Stored data entries
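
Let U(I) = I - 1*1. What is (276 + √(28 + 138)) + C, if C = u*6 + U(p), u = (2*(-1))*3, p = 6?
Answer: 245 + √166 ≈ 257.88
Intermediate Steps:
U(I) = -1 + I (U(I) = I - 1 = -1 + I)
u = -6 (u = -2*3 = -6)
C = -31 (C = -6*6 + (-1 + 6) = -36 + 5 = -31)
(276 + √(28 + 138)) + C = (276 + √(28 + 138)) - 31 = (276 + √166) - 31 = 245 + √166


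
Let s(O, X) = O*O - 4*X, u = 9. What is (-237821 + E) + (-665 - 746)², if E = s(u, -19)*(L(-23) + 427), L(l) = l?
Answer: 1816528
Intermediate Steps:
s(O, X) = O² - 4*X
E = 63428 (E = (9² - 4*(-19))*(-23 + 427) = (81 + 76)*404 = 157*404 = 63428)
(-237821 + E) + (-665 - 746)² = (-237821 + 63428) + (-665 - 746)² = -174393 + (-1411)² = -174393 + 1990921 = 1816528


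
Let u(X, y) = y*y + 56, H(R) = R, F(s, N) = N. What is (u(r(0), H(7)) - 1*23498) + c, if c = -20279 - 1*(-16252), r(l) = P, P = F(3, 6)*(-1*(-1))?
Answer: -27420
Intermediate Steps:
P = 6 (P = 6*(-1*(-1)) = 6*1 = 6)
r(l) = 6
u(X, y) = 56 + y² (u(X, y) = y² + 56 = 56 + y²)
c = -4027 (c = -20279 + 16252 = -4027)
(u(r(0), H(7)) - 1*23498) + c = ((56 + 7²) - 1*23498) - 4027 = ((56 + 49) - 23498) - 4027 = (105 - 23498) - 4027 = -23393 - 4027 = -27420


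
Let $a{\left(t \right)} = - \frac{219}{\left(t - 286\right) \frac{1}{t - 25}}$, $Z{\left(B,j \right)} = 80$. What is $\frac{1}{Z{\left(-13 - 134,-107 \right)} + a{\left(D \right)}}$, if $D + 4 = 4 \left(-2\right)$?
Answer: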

**About this task:**
Filter the records for the string "What" and copy every line that holds it.

**Answer to this exercise:**
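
Let U(I) = I - 1*1. What is (276 + √(28 + 138)) + C, if C = u*6 + U(p), u = (2*(-1))*3, p = 6?
Let s(O, X) = O*O - 4*X, u = 9. What is (-237821 + E) + (-665 - 746)², if E = s(u, -19)*(L(-23) + 427), L(l) = l?
Let u(X, y) = y*y + 56, H(R) = R, F(s, N) = N. What is (u(r(0), H(7)) - 1*23498) + c, if c = -20279 - 1*(-16252), r(l) = P, P = F(3, 6)*(-1*(-1))?
Let $a{\left(t \right)} = - \frac{219}{\left(t - 286\right) \frac{1}{t - 25}}$, $Z{\left(B,j \right)} = 80$. What is $\frac{1}{Z{\left(-13 - 134,-107 \right)} + a{\left(D \right)}}$, if $D + 4 = 4 \left(-2\right)$?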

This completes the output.